● What the exercise asks
Without any omission, reproduce the records that follow.

● Records drawn from a dataset

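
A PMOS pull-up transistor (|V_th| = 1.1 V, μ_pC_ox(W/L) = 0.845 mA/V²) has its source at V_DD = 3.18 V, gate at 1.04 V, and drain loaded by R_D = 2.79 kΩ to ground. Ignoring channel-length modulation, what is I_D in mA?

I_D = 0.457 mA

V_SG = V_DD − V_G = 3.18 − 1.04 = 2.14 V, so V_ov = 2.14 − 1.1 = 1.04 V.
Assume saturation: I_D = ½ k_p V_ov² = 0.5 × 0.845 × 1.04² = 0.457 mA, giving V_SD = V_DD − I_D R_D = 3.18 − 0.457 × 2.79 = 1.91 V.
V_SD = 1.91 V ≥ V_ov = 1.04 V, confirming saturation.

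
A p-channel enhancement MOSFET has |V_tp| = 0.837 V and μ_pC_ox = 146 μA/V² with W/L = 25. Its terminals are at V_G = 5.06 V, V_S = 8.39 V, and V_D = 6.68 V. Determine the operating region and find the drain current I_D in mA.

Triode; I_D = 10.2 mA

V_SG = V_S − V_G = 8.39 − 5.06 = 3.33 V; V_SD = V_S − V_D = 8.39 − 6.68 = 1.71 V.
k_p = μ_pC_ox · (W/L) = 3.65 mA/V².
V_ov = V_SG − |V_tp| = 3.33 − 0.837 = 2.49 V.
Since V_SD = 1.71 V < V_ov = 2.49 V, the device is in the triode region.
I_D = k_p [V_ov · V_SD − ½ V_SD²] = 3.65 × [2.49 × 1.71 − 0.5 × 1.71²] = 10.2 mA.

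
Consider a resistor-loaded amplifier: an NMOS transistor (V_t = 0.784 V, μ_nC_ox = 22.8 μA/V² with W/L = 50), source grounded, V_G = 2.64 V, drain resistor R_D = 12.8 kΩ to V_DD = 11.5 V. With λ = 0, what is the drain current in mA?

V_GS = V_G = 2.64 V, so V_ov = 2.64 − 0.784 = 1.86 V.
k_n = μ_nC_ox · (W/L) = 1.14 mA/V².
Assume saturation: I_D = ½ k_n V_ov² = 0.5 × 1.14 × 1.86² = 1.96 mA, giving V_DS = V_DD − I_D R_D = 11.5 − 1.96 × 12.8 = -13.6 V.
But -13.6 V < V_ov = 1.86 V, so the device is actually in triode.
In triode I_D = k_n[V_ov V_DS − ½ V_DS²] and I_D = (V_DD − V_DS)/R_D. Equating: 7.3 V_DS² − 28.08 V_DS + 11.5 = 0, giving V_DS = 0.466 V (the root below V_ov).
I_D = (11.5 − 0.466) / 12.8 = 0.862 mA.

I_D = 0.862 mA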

● Task response
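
A PMOS pull-up transistor (|V_th| = 1.1 V, μ_pC_ox(W/L) = 0.845 mA/V²) has its source at V_DD = 3.18 V, gate at 1.04 V, and drain loaded by R_D = 2.79 kΩ to ground. Ignoring channel-length modulation, what is I_D in mA?

I_D = 0.457 mA

V_SG = V_DD − V_G = 3.18 − 1.04 = 2.14 V, so V_ov = 2.14 − 1.1 = 1.04 V.
Assume saturation: I_D = ½ k_p V_ov² = 0.5 × 0.845 × 1.04² = 0.457 mA, giving V_SD = V_DD − I_D R_D = 3.18 − 0.457 × 2.79 = 1.91 V.
V_SD = 1.91 V ≥ V_ov = 1.04 V, confirming saturation.

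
A p-channel enhancement MOSFET has |V_tp| = 0.837 V and μ_pC_ox = 146 μA/V² with W/L = 25. Its terminals are at V_G = 5.06 V, V_S = 8.39 V, and V_D = 6.68 V. Determine the operating region and find the drain current I_D in mA.

Triode; I_D = 10.2 mA

V_SG = V_S − V_G = 8.39 − 5.06 = 3.33 V; V_SD = V_S − V_D = 8.39 − 6.68 = 1.71 V.
k_p = μ_pC_ox · (W/L) = 3.65 mA/V².
V_ov = V_SG − |V_tp| = 3.33 − 0.837 = 2.49 V.
Since V_SD = 1.71 V < V_ov = 2.49 V, the device is in the triode region.
I_D = k_p [V_ov · V_SD − ½ V_SD²] = 3.65 × [2.49 × 1.71 − 0.5 × 1.71²] = 10.2 mA.

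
Consider a resistor-loaded amplifier: an NMOS transistor (V_t = 0.784 V, μ_nC_ox = 22.8 μA/V² with W/L = 50), source grounded, V_G = 2.64 V, drain resistor R_D = 12.8 kΩ to V_DD = 11.5 V. With λ = 0, what is the drain current in mA?

V_GS = V_G = 2.64 V, so V_ov = 2.64 − 0.784 = 1.86 V.
k_n = μ_nC_ox · (W/L) = 1.14 mA/V².
Assume saturation: I_D = ½ k_n V_ov² = 0.5 × 1.14 × 1.86² = 1.96 mA, giving V_DS = V_DD − I_D R_D = 11.5 − 1.96 × 12.8 = -13.6 V.
But -13.6 V < V_ov = 1.86 V, so the device is actually in triode.
In triode I_D = k_n[V_ov V_DS − ½ V_DS²] and I_D = (V_DD − V_DS)/R_D. Equating: 7.3 V_DS² − 28.08 V_DS + 11.5 = 0, giving V_DS = 0.466 V (the root below V_ov).
I_D = (11.5 − 0.466) / 12.8 = 0.862 mA.

I_D = 0.862 mA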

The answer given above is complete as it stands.